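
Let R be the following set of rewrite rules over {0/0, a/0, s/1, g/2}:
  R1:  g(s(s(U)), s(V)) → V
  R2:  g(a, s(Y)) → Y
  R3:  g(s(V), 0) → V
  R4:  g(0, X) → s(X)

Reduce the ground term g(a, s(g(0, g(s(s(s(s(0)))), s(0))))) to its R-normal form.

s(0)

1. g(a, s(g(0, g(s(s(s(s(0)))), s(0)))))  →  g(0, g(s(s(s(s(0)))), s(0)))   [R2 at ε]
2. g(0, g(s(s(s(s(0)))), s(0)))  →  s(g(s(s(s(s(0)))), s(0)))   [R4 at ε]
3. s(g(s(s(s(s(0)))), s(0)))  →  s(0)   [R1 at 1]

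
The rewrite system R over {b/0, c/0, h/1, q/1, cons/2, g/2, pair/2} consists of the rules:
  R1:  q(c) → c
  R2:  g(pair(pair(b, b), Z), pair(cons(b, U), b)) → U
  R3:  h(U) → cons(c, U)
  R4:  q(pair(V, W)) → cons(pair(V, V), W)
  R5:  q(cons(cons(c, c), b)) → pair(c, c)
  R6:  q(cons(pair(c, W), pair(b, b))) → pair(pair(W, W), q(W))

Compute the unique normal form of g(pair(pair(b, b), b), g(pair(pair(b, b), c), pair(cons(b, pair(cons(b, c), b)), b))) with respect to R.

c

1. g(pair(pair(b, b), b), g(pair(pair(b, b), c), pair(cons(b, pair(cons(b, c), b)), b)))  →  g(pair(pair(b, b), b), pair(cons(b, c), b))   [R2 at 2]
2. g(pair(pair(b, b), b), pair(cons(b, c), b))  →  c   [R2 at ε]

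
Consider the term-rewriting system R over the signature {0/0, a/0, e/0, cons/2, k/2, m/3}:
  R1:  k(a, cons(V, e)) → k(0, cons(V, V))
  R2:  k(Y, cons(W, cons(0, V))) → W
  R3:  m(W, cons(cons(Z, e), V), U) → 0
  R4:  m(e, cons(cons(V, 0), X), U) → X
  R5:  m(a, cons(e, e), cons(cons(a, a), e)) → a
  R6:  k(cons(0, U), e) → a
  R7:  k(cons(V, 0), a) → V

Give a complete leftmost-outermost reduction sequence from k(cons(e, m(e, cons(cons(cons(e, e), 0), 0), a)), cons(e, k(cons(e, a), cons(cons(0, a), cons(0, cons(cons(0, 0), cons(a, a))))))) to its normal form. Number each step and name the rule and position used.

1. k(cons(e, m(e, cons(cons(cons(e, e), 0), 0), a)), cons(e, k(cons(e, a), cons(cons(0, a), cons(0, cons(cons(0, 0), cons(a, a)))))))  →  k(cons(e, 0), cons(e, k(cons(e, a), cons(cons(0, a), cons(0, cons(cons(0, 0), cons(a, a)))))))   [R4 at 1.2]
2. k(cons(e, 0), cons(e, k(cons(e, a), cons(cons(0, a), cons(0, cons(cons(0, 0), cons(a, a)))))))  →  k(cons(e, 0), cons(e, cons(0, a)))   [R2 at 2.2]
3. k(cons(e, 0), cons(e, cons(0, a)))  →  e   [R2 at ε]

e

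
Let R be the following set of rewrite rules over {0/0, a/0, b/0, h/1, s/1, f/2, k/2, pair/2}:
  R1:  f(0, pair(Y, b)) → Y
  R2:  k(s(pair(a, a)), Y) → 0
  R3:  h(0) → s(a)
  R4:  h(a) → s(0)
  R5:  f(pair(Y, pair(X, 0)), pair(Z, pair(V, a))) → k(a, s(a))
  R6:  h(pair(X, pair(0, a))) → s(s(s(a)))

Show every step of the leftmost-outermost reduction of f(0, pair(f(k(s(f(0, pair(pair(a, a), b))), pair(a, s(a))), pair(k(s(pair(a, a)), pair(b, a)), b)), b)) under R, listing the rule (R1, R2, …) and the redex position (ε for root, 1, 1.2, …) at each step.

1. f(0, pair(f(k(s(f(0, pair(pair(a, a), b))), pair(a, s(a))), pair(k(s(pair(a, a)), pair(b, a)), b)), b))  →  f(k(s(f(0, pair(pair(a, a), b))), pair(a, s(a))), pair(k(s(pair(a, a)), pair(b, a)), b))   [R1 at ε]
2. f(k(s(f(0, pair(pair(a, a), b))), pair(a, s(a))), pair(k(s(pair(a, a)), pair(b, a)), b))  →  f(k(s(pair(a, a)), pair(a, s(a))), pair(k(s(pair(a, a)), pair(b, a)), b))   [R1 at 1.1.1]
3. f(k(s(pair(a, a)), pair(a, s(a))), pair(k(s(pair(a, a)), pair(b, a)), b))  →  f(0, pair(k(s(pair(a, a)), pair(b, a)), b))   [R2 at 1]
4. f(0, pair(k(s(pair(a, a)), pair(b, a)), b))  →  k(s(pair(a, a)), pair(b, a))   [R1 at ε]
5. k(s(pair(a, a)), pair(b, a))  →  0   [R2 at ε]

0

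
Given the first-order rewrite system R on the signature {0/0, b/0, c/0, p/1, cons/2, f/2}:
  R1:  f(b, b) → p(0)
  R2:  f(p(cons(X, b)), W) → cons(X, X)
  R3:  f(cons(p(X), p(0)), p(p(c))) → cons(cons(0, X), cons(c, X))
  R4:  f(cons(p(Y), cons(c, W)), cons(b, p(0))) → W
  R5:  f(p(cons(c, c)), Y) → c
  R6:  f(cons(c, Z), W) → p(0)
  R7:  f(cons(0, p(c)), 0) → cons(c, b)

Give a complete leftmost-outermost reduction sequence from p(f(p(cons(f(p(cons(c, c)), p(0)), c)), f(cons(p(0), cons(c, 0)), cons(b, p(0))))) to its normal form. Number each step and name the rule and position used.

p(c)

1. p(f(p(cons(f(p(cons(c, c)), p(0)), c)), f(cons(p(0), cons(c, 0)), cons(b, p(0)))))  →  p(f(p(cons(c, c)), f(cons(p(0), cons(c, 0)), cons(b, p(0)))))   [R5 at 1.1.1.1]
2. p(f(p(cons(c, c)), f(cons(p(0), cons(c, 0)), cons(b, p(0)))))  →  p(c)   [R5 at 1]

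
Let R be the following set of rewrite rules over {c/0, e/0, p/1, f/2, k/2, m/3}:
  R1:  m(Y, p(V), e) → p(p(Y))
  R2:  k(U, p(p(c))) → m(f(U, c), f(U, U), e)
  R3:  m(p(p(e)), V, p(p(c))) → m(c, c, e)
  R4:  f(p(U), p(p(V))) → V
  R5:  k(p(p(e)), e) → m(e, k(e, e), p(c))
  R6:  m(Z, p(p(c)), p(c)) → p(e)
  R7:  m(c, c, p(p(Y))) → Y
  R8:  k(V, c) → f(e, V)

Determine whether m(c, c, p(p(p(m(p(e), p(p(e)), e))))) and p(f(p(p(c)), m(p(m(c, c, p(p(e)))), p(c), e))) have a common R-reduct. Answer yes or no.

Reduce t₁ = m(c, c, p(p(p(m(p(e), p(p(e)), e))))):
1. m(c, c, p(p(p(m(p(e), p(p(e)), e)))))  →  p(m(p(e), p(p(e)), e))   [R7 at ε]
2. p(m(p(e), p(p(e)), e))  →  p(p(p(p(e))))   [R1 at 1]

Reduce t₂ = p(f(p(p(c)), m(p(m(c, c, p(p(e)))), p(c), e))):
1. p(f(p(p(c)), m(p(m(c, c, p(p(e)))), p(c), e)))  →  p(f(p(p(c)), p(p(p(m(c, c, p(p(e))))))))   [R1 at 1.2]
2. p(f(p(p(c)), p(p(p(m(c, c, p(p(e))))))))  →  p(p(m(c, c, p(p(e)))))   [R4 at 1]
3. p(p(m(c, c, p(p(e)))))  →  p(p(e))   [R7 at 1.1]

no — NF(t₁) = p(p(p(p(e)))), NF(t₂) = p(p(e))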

===============

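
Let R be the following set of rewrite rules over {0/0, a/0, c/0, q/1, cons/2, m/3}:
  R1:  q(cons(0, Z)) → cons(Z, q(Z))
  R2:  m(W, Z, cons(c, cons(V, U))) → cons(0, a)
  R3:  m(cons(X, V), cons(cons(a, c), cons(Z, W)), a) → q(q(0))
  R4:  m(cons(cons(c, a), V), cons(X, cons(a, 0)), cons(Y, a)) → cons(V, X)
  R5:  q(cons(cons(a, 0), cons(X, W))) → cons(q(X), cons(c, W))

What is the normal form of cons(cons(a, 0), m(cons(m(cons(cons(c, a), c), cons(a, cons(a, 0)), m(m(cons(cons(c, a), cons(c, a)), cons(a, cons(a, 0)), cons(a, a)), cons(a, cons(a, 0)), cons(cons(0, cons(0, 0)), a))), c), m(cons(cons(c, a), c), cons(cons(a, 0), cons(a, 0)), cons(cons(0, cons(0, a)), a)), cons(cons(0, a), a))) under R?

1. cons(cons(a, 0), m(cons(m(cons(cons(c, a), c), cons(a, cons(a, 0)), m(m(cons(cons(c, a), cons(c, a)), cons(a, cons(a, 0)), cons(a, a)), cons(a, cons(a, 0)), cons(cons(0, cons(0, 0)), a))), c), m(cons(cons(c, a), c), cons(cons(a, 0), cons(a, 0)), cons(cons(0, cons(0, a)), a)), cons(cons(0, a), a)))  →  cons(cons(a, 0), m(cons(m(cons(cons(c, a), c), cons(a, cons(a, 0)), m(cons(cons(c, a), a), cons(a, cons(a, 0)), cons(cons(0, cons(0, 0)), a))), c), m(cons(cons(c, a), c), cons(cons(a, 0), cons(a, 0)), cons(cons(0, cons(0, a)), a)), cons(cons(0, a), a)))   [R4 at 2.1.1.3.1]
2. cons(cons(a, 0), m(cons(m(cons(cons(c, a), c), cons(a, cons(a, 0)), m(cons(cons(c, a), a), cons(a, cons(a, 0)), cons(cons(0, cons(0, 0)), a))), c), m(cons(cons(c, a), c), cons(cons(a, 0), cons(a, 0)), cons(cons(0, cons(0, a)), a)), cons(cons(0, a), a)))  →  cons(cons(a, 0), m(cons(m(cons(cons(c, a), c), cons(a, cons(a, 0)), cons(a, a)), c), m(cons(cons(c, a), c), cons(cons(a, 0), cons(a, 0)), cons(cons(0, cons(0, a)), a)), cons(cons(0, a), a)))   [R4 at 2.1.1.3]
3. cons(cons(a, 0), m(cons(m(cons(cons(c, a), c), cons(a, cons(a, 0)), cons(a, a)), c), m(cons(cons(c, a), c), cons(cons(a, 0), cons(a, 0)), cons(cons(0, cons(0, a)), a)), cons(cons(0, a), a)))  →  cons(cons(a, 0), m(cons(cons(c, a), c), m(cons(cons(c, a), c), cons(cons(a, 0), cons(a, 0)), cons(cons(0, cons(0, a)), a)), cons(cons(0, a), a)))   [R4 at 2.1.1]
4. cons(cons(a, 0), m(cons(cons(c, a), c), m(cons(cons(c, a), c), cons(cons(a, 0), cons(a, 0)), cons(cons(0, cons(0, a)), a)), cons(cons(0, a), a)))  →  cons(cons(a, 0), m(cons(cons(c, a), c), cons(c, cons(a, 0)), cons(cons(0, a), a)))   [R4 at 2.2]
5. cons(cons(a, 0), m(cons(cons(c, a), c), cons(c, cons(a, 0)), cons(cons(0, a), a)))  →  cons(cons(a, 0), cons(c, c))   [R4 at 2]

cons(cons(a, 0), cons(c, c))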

===============

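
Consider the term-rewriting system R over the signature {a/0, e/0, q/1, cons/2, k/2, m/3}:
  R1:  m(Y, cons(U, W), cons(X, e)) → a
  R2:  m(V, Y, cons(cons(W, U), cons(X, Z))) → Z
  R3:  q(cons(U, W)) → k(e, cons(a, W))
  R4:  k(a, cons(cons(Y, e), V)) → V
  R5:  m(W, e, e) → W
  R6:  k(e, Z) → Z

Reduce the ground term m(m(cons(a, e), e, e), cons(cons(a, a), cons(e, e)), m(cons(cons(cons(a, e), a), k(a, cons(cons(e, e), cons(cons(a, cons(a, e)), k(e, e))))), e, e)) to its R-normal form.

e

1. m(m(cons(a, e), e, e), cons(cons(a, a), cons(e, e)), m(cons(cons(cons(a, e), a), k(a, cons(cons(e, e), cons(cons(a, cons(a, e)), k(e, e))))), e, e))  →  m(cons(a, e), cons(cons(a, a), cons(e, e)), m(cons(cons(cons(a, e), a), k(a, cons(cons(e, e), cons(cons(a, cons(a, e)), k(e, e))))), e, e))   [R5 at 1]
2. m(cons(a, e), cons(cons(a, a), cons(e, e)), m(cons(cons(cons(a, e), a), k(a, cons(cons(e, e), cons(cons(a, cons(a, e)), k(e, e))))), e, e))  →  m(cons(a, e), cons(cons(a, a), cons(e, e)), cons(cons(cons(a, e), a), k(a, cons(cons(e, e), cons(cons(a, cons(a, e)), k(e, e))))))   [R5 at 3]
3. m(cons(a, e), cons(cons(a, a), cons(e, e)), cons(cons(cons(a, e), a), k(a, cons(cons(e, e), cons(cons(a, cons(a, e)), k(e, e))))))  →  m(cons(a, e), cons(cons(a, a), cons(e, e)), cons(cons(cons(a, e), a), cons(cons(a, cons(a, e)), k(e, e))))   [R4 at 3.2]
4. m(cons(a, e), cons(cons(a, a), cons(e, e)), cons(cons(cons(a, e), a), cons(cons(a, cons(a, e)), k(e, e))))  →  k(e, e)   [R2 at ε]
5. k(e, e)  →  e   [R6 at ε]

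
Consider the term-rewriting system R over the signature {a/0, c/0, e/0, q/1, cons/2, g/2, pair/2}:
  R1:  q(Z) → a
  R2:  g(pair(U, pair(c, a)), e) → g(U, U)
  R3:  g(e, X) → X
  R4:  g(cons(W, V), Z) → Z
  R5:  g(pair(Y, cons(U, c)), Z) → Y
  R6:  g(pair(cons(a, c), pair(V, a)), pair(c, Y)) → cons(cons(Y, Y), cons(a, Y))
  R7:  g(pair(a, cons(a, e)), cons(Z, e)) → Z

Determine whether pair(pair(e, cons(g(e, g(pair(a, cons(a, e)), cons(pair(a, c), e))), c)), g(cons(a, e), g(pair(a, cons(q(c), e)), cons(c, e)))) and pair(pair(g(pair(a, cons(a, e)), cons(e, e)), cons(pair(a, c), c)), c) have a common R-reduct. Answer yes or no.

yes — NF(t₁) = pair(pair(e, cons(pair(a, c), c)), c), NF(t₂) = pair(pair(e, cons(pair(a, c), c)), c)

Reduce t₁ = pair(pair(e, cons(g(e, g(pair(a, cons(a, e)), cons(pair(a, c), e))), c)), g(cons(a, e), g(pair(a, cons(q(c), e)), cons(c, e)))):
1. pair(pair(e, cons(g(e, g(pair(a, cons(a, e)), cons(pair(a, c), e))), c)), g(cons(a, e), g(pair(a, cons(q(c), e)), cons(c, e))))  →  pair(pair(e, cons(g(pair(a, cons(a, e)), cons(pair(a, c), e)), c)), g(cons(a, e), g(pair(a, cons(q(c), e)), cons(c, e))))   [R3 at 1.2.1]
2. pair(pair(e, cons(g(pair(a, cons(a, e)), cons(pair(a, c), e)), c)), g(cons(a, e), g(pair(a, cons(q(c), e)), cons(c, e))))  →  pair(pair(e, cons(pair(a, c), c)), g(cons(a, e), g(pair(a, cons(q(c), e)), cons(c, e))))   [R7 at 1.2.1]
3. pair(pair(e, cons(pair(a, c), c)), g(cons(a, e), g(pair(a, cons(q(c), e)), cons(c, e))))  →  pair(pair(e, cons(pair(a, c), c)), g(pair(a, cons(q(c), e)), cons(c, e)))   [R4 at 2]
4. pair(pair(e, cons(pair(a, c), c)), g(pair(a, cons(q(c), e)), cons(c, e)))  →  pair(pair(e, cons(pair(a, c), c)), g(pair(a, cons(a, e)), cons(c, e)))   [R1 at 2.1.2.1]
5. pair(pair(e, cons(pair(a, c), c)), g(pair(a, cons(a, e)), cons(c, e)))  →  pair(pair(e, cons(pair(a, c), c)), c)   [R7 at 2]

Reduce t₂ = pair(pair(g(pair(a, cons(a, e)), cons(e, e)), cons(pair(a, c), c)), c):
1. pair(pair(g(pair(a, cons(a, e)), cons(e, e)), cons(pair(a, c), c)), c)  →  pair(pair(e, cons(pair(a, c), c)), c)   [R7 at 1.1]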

===============

All that should be written out is the stretch of lines above between the one holding "Compute the unique" and the one holding "k(cons(V, 0), a) → V", inclusive, exactly as given.

### Result
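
Compute the unique normal form of g(pair(pair(b, b), b), g(pair(pair(b, b), c), pair(cons(b, pair(cons(b, c), b)), b))) with respect to R.

c

1. g(pair(pair(b, b), b), g(pair(pair(b, b), c), pair(cons(b, pair(cons(b, c), b)), b)))  →  g(pair(pair(b, b), b), pair(cons(b, c), b))   [R2 at 2]
2. g(pair(pair(b, b), b), pair(cons(b, c), b))  →  c   [R2 at ε]

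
Consider the term-rewriting system R over the signature {0/0, a/0, e/0, cons/2, k/2, m/3}:
  R1:  k(a, cons(V, e)) → k(0, cons(V, V))
  R2:  k(Y, cons(W, cons(0, V))) → W
  R3:  m(W, cons(cons(Z, e), V), U) → 0
  R4:  m(e, cons(cons(V, 0), X), U) → X
  R5:  m(a, cons(e, e), cons(cons(a, a), e)) → a
  R6:  k(cons(0, U), e) → a
  R7:  k(cons(V, 0), a) → V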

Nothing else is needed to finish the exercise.